*TASK REQUIREMENTS*
In the data that follows, find the line with "a2: pre [0 0 0 2 0] post [3 0 0 0 0]"; transcribe it, every later line up to the one with "4-step execution trace.", and that line as well, exactly and with no others.

*RECORDS*
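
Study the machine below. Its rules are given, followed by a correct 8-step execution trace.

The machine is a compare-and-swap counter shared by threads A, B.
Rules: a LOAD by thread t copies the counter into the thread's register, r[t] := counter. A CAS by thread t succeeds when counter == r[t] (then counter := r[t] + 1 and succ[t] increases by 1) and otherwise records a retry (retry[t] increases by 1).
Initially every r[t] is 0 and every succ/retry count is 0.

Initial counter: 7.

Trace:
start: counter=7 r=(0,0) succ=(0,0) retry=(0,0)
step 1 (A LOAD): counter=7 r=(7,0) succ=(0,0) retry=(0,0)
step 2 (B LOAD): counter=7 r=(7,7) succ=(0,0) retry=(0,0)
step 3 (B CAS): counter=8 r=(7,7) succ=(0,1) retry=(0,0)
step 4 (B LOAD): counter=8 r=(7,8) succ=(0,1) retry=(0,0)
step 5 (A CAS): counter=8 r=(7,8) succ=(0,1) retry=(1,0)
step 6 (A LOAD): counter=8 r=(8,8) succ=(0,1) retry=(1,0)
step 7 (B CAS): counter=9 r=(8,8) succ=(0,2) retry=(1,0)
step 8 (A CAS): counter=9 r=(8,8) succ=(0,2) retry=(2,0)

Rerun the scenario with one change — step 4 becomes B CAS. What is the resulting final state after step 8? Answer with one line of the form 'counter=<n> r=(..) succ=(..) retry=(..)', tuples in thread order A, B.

counter=9 r=(8,7) succ=(1,1) retry=(1,2)

(re-executing from step 4 with the substitution; state before step 4: counter=8 r=(7,7) succ=(0,1) retry=(0,0))
step 4 (B CAS): counter=8 r=(7,7) succ=(0,1) retry=(0,1)
step 5 (A CAS): counter=8 r=(7,7) succ=(0,1) retry=(1,1)
step 6 (A LOAD): counter=8 r=(8,7) succ=(0,1) retry=(1,1)
step 7 (B CAS): counter=8 r=(8,7) succ=(0,1) retry=(1,2)
step 8 (A CAS): counter=9 r=(8,7) succ=(1,1) retry=(1,2)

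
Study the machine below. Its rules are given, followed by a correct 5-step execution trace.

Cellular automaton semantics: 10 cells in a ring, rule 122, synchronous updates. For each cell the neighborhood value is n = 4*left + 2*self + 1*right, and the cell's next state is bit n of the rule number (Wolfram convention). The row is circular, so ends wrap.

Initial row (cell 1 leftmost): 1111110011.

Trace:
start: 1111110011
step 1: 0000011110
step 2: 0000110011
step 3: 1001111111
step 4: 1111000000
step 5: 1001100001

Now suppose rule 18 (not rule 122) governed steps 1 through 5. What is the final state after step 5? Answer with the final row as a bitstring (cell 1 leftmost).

0110100001

(re-executing steps 1..5 under rule 18; state before step 1: 1111110011)
step 1: 0000001100
step 2: 0000010010
step 3: 0000101101
step 4: 1001000000
step 5: 0110100001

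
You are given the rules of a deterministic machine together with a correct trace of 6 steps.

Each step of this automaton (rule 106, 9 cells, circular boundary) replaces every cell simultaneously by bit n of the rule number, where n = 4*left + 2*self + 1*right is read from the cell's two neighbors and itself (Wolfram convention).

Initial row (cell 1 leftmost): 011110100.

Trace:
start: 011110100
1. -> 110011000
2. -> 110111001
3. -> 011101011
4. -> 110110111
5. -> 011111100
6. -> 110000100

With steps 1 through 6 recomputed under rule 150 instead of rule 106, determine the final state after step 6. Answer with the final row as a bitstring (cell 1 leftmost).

(re-executing steps 1..6 under rule 150; state before step 1: 011110100)
1. -> 101100110
2. -> 100011000
3. -> 110100101
4. -> 100111100
5. -> 111011011
6. -> 110000001

110000001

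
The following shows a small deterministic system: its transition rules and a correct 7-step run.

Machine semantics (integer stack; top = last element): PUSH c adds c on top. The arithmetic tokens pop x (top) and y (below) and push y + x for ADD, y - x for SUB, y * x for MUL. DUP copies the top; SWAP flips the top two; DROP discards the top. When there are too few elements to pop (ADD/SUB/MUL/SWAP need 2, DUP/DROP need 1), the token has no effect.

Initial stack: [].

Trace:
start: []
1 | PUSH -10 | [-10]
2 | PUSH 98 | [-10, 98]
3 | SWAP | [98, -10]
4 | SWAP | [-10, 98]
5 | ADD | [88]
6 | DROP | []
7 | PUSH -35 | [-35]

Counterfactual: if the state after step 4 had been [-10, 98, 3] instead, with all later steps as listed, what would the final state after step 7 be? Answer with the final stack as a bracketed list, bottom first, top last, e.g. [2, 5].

[-10, -35]

state after step 4 := [-10, 98, 3]
5 | ADD | [-10, 101]
6 | DROP | [-10]
7 | PUSH -35 | [-10, -35]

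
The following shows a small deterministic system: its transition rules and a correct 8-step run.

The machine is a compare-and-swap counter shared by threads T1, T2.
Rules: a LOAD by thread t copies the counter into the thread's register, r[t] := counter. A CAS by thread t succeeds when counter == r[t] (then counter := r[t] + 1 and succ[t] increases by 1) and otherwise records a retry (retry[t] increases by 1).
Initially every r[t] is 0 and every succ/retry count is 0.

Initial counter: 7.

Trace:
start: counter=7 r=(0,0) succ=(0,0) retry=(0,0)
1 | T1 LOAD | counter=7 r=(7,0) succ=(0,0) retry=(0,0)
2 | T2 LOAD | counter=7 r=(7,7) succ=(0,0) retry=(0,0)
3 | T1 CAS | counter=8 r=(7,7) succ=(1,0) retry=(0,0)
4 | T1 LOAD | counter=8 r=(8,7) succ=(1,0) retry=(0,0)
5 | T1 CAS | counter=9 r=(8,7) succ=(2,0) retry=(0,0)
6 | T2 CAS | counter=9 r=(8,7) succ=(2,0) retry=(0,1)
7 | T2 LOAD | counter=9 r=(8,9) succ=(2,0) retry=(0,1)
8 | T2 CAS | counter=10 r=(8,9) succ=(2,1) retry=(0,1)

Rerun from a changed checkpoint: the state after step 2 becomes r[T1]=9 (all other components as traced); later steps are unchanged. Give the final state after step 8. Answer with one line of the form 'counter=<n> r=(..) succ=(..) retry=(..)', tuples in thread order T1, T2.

state after step 2 := counter=7 r=(9,7) succ=(0,0) retry=(0,0)
3 | T1 CAS | counter=7 r=(9,7) succ=(0,0) retry=(1,0)
4 | T1 LOAD | counter=7 r=(7,7) succ=(0,0) retry=(1,0)
5 | T1 CAS | counter=8 r=(7,7) succ=(1,0) retry=(1,0)
6 | T2 CAS | counter=8 r=(7,7) succ=(1,0) retry=(1,1)
7 | T2 LOAD | counter=8 r=(7,8) succ=(1,0) retry=(1,1)
8 | T2 CAS | counter=9 r=(7,8) succ=(1,1) retry=(1,1)

counter=9 r=(7,8) succ=(1,1) retry=(1,1)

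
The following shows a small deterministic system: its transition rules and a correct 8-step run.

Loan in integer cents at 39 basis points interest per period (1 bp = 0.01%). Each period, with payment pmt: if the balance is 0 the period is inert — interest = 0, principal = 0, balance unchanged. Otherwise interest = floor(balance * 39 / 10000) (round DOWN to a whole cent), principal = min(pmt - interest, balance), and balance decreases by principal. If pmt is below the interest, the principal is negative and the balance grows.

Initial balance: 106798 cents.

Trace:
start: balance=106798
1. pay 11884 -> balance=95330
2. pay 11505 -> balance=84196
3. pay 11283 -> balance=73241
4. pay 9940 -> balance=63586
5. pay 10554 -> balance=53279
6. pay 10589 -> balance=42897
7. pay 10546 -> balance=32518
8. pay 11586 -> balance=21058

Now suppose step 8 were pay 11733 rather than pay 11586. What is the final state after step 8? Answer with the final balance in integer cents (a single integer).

(re-executing from step 8 with the substitution; state before step 8: balance=32518)
8. pay 11733 -> balance=20911

20911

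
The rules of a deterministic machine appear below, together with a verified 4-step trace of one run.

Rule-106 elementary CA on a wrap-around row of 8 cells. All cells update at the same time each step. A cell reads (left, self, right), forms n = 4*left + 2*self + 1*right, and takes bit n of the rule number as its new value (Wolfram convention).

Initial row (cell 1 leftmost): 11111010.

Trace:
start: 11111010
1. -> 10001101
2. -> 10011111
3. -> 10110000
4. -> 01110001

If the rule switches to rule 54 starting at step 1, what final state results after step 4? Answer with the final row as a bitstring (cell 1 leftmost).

00100010

(re-executing steps 1..4 under rule 54; state before step 1: 11111010)
1. -> 00000111
2. -> 10001000
3. -> 11011101
4. -> 00100010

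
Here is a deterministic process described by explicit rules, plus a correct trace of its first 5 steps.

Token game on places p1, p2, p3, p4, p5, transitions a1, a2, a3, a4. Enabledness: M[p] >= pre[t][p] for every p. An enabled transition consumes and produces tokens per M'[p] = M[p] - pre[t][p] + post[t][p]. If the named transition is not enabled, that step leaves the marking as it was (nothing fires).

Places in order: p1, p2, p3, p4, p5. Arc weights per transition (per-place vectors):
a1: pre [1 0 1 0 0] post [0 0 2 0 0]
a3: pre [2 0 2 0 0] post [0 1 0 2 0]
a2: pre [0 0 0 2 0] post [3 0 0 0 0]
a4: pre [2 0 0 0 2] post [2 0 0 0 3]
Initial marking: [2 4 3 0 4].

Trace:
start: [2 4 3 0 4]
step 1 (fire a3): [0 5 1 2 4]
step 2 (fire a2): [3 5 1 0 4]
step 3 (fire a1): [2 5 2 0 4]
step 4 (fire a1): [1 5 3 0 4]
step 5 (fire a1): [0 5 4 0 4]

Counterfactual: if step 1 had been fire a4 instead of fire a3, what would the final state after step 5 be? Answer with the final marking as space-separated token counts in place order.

(re-executing from step 1 with the substitution; state before step 1: [2 4 3 0 4])
step 1 (fire a4): [2 4 3 0 5]
step 2 (fire a2): [2 4 3 0 5]
step 3 (fire a1): [1 4 4 0 5]
step 4 (fire a1): [0 4 5 0 5]
step 5 (fire a1): [0 4 5 0 5]

0 4 5 0 5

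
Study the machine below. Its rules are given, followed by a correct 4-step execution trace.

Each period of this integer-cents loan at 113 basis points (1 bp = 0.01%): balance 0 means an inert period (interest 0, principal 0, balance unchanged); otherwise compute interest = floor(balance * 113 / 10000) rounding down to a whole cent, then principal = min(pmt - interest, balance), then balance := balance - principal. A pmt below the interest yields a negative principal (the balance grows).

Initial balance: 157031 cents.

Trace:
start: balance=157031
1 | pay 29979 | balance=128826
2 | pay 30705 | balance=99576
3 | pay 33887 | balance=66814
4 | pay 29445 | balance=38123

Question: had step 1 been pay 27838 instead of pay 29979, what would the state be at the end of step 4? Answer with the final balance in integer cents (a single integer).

(re-executing from step 1 with the substitution; state before step 1: balance=157031)
1 | pay 27838 | balance=130967
2 | pay 30705 | balance=101741
3 | pay 33887 | balance=69003
4 | pay 29445 | balance=40337

40337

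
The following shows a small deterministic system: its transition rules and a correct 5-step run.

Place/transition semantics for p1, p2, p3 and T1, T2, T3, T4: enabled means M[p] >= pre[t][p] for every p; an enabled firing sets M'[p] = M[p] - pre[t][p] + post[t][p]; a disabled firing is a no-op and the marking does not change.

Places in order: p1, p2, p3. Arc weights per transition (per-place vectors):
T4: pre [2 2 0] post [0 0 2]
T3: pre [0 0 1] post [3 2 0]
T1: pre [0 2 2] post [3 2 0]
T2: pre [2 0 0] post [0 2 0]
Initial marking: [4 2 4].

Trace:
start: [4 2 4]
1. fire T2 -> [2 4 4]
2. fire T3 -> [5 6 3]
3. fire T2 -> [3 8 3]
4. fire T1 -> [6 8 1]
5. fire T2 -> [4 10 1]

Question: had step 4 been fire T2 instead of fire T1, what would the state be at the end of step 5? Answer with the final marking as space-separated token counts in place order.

(re-executing from step 4 with the substitution; state before step 4: [3 8 3])
4. fire T2 -> [1 10 3]
5. fire T2 -> [1 10 3]

1 10 3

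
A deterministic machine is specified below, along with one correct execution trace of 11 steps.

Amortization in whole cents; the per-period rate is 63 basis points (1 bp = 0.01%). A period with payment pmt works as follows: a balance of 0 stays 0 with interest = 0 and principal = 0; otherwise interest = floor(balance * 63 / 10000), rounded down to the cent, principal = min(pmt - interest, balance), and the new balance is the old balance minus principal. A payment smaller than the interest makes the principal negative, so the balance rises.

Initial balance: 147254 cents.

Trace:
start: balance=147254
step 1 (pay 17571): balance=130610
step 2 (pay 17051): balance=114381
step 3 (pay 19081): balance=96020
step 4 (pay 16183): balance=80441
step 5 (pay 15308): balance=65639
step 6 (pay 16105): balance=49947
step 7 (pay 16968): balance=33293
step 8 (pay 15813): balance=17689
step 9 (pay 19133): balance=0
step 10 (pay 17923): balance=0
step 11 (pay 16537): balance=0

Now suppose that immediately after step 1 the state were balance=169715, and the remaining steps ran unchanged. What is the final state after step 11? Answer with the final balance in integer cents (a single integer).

state after step 1 := balance=169715
step 2 (pay 17051): balance=153733
step 3 (pay 19081): balance=135620
step 4 (pay 16183): balance=120291
step 5 (pay 15308): balance=105740
step 6 (pay 16105): balance=90301
step 7 (pay 16968): balance=73901
step 8 (pay 15813): balance=58553
step 9 (pay 19133): balance=39788
step 10 (pay 17923): balance=22115
step 11 (pay 16537): balance=5717

5717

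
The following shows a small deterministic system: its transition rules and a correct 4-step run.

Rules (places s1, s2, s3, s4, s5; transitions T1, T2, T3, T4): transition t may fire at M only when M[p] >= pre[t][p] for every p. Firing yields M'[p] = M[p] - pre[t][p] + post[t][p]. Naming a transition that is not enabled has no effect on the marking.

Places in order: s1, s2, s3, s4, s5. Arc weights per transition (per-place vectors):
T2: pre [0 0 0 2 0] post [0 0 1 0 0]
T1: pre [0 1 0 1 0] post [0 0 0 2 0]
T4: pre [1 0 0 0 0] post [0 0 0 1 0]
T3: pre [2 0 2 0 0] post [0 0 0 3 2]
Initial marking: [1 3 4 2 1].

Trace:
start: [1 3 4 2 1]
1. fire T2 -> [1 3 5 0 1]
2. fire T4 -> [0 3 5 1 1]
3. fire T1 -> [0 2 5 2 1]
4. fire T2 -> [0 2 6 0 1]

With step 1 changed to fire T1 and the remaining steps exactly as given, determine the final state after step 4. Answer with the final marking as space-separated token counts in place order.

0 1 5 3 1

(re-executing from step 1 with the substitution; state before step 1: [1 3 4 2 1])
1. fire T1 -> [1 2 4 3 1]
2. fire T4 -> [0 2 4 4 1]
3. fire T1 -> [0 1 4 5 1]
4. fire T2 -> [0 1 5 3 1]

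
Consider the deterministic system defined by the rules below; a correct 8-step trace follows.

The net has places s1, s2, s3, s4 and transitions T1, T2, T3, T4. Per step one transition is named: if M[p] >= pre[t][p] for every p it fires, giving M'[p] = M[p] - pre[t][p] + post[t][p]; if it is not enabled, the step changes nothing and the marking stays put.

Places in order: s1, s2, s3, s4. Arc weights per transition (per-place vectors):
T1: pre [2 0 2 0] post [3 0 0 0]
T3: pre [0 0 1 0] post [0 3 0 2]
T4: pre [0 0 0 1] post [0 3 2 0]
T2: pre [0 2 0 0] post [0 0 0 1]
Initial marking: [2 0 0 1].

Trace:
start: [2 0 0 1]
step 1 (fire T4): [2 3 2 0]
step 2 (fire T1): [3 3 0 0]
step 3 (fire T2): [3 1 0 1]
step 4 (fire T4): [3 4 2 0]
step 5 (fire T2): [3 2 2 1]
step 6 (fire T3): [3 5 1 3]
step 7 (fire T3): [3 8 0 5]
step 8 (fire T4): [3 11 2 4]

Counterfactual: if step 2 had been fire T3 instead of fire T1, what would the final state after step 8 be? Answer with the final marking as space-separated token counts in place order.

(re-executing from step 2 with the substitution; state before step 2: [2 3 2 0])
step 2 (fire T3): [2 6 1 2]
step 3 (fire T2): [2 4 1 3]
step 4 (fire T4): [2 7 3 2]
step 5 (fire T2): [2 5 3 3]
step 6 (fire T3): [2 8 2 5]
step 7 (fire T3): [2 11 1 7]
step 8 (fire T4): [2 14 3 6]

2 14 3 6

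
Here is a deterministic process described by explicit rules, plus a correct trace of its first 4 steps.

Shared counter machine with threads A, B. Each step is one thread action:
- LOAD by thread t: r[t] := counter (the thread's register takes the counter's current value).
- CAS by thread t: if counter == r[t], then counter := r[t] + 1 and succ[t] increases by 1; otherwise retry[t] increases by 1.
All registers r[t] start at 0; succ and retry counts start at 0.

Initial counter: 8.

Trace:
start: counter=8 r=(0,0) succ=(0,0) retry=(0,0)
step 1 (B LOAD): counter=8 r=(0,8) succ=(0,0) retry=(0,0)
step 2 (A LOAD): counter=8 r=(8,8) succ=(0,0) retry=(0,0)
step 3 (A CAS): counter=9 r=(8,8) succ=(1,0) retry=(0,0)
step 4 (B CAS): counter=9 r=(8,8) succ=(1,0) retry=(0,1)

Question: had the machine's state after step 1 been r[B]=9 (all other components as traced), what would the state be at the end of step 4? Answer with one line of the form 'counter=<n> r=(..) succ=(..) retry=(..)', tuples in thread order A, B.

state after step 1 := counter=8 r=(0,9) succ=(0,0) retry=(0,0)
step 2 (A LOAD): counter=8 r=(8,9) succ=(0,0) retry=(0,0)
step 3 (A CAS): counter=9 r=(8,9) succ=(1,0) retry=(0,0)
step 4 (B CAS): counter=10 r=(8,9) succ=(1,1) retry=(0,0)

counter=10 r=(8,9) succ=(1,1) retry=(0,0)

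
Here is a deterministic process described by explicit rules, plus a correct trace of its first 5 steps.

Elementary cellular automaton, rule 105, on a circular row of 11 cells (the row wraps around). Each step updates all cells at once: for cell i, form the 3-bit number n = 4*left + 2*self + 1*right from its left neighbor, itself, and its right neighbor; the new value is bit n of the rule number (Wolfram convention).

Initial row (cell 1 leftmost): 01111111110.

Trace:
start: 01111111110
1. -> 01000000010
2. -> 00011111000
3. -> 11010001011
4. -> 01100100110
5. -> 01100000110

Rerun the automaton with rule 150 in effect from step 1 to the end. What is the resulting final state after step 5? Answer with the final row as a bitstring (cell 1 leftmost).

(re-executing steps 1..5 under rule 150; state before step 1: 01111111110)
1. -> 10111111101
2. -> 00011111000
3. -> 00101110100
4. -> 01100100110
5. -> 10011111001

10011111001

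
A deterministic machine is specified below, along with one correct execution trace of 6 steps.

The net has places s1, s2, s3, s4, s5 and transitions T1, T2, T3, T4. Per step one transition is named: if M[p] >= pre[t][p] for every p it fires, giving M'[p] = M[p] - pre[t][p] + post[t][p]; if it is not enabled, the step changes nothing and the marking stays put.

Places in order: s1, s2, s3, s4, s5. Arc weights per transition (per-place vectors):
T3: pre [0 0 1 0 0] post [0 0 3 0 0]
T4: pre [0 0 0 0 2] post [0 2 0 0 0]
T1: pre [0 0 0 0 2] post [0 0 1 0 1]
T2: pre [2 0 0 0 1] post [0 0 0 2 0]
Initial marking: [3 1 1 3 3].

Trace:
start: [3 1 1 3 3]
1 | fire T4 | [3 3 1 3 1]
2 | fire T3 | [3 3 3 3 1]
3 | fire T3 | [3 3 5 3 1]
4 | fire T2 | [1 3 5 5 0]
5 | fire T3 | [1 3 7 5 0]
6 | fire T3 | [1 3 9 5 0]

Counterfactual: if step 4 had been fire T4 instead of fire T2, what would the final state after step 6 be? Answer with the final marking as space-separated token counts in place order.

(re-executing from step 4 with the substitution; state before step 4: [3 3 5 3 1])
4 | fire T4 | [3 3 5 3 1]
5 | fire T3 | [3 3 7 3 1]
6 | fire T3 | [3 3 9 3 1]

3 3 9 3 1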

*OUTPUT OF THE EXERCISE*
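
a2: pre [0 0 0 2 0] post [3 0 0 0 0]
a4: pre [2 0 0 0 2] post [2 0 0 0 3]
Initial marking: [2 4 3 0 4].

Trace:
start: [2 4 3 0 4]
step 1 (fire a3): [0 5 1 2 4]
step 2 (fire a2): [3 5 1 0 4]
step 3 (fire a1): [2 5 2 0 4]
step 4 (fire a1): [1 5 3 0 4]
step 5 (fire a1): [0 5 4 0 4]

Counterfactual: if step 1 had been fire a4 instead of fire a3, what would the final state after step 5 be? Answer with the final marking as space-separated token counts in place order.

(re-executing from step 1 with the substitution; state before step 1: [2 4 3 0 4])
step 1 (fire a4): [2 4 3 0 5]
step 2 (fire a2): [2 4 3 0 5]
step 3 (fire a1): [1 4 4 0 5]
step 4 (fire a1): [0 4 5 0 5]
step 5 (fire a1): [0 4 5 0 5]

0 4 5 0 5

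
Study the machine below. Its rules are given, followed by a correct 4-step execution trace.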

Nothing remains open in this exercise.